═════ RECORDS SUPPLIED ═════

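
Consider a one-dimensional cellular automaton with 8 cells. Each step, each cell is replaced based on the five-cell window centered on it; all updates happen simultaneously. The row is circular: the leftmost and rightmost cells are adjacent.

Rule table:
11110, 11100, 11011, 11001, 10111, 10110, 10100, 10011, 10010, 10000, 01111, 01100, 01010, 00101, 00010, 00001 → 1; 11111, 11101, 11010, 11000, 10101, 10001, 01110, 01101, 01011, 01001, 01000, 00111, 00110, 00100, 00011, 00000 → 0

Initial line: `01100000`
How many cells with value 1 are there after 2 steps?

5

00101001
01111010
count of 1: 5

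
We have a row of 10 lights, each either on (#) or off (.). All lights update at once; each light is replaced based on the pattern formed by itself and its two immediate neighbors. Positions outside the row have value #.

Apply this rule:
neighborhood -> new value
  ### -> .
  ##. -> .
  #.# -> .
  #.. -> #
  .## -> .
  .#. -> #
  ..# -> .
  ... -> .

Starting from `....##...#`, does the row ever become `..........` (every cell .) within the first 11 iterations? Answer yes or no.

no

#.....#...
.#....##..
.##.....#.
...#....#.
#..##...#.
.#...#..#.
.##..##.#.
...#....#.  (repeats iteration 4; period 4)
iteration 11: .##..##.#.
iteration 11 is .##..##.#., still not uniform .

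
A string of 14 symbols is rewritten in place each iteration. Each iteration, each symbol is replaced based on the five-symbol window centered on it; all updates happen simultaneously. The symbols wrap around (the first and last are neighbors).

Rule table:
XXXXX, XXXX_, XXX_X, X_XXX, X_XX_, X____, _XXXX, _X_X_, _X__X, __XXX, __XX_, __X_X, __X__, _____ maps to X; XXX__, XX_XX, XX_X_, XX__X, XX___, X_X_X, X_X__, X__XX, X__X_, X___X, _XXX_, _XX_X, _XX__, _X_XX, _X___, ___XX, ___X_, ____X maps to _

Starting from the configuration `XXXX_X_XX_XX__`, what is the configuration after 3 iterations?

iteration 1: XXXX___X__X___
iteration 2: XXX____XX_X___
iteration 3: X___X__X______

X___X__X______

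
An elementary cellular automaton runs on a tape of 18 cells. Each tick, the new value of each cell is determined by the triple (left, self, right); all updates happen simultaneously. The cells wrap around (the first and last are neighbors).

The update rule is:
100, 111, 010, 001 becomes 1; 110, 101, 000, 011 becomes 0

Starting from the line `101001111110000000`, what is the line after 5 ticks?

000111010110101110

101110111101000001
000100011001100010
001110100110010111
110100111001110010
000111010110101110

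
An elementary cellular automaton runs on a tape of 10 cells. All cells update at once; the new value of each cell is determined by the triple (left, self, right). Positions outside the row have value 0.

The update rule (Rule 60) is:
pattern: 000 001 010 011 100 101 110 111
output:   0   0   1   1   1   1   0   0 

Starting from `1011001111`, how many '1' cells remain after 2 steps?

6

step 1: 1110101000
step 2: 1001111100
count of 1: 6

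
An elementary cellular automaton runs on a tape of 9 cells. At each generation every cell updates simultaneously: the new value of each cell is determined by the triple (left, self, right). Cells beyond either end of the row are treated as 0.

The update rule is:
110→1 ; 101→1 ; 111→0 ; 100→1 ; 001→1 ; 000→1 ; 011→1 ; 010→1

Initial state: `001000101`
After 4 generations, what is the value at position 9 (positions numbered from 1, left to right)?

1

111111111
100000001
111111111  (repeats generation 1; period 2)
generation 4: 100000001
position 9 holds 1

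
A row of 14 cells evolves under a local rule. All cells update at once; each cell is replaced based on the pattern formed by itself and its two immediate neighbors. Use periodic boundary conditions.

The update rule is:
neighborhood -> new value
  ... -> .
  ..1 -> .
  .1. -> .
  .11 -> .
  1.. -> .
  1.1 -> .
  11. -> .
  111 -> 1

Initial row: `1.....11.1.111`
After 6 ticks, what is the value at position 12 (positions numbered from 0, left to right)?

............11
..............
..............  (fixed point — unchanged through tick 6)
position 12 holds .

.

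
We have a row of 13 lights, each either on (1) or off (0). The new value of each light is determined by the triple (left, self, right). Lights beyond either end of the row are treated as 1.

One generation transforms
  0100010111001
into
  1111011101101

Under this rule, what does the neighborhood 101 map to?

1

At position 0 the neighborhood is 101; the next row has 1 there.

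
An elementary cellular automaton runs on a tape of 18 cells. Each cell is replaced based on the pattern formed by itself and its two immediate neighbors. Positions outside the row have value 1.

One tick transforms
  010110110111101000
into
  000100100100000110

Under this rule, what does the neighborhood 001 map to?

At position 17 the neighborhood is 001; the next row has 0 there.

0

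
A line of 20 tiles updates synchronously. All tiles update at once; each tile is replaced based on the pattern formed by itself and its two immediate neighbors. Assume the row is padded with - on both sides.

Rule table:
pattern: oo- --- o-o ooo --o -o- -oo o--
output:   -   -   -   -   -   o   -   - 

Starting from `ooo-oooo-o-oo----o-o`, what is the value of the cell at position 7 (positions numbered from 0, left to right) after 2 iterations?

iteration 1: ---------o-------o-o
iteration 2: ---------o-------o-o
position 7 holds -

-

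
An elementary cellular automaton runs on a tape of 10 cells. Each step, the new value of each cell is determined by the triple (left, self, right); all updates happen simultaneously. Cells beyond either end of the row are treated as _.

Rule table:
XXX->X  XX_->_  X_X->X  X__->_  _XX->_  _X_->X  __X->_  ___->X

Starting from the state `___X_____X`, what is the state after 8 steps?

step 1: XX_X_XXX_X
step 2: __XXX_X_XX
step 3: X__X_XXX__
step 4: X__XX_X__X
step 5: X____XX__X
step 6: X_XX_____X
step 7: XX___XXX_X
step 8: ___X__X_XX

___X__X_XX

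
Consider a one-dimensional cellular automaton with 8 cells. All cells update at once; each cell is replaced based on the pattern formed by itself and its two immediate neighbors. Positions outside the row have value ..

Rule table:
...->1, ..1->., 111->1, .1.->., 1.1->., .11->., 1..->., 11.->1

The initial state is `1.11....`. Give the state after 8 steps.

1...1111

...1.111
11....11
.1.11..1
....1...
111...11
.11.1..1
..1.....
1...1111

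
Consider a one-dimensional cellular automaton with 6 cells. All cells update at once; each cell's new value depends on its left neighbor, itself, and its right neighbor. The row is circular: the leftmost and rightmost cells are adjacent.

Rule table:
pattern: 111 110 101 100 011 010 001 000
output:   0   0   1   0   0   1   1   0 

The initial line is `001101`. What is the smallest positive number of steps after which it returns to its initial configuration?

010011
110100
001101

3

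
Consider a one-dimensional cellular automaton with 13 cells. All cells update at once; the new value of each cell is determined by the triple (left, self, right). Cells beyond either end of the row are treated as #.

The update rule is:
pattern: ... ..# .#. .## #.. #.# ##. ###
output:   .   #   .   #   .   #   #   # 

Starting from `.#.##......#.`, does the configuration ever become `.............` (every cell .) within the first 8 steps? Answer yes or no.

no

step 1: #.###.....#.#
step 2: #####....#.##
step 3: #####...#.###
step 4: #####..#.####
step 5: #####.#.#####
step 6: ######.######
step 7: #############
step 8: #############
step 8 is #############, still not uniform .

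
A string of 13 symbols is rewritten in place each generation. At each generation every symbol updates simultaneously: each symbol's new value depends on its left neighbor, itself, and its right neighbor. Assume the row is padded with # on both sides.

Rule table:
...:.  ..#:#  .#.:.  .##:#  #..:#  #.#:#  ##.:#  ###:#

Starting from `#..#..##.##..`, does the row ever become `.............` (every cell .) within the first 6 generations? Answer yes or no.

no

generation 1: ###.#########
generation 2: #############
generation 3: #############  (fixed point — unchanged through generation 6)
generation 6 is #############, still not uniform .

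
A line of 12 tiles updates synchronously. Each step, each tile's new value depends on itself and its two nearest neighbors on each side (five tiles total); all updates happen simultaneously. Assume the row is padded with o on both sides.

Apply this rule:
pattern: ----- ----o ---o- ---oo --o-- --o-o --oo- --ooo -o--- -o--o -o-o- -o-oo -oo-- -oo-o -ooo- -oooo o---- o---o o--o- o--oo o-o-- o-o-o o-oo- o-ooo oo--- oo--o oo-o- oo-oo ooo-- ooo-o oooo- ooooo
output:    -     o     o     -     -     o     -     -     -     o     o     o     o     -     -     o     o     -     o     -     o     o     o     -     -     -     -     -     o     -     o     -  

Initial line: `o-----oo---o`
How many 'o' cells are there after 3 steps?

3

o-o-o--o----
--ooooo--oo-
---o-oo-----
count of o: 3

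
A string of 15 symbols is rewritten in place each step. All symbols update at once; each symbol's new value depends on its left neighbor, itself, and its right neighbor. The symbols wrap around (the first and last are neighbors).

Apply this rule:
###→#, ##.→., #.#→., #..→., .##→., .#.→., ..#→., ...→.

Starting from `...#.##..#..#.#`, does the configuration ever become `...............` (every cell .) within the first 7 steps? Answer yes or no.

...............
all cells are . at step 1

yes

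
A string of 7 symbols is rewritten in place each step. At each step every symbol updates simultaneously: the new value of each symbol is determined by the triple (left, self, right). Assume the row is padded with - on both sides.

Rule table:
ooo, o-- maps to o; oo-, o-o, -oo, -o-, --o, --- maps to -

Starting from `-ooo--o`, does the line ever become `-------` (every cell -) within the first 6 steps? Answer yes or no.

--o-o--
-----o-
------o
-------
all cells are - at step 4

yes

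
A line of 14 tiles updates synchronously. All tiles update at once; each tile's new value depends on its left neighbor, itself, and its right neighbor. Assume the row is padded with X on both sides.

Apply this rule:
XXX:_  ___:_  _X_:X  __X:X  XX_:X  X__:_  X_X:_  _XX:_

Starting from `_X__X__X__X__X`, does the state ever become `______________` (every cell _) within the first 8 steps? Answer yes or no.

no

step 1: _X_XX_XX_XX_X_
step 2: _X__X__X__X_X_
step 3: _X_XX_XX_XX_X_  (repeats step 1; period 2)
step 8: _X__X__X__X_X_
step 8 is _X__X__X__X_X_, still not uniform _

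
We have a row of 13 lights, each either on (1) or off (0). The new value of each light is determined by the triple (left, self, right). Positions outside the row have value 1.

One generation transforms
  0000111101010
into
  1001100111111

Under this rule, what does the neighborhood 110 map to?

1

At position 7 the neighborhood is 110; the next row has 1 there.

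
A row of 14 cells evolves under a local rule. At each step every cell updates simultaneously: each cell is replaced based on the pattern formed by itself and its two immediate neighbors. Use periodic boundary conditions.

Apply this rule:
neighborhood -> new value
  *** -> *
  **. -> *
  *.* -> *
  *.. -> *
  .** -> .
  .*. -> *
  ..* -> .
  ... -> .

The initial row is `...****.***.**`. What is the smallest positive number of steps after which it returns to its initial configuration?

14

*...****.***.*
**...****.***.
.**...****.***
*.**...****.**
**.**...****.*
***.**...****.
.***.**...****
*.***.**...***
**.***.**...**
***.***.**...*
****.***.**...
.****.***.**..
..****.***.**.
...****.***.**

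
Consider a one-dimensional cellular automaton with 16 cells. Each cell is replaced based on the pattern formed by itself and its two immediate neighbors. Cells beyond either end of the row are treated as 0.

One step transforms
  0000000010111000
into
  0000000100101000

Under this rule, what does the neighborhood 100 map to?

At position 13 the neighborhood is 100; the next row has 0 there.

0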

═════

- [YOUR GOAL]
Only lines that contain the string "light" count; pick each one out of the records and copy it.

- [EXPECTED OUTPUT]
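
We have a row of 10 lights, each either on (#) or off (.). All lights update at once; each light is replaced based on the pattern formed by itself and its two immediate neighbors. Positions outside the row have value #.
We have a row of 13 lights, each either on (1) or off (0). The new value of each light is determined by the triple (left, self, right). Lights beyond either end of the row are treated as 1.
We have a row of 13 lights, each either on (1) or off (0). The new value of each light is determined by the triple (left, self, right). Positions outside the row have value 1.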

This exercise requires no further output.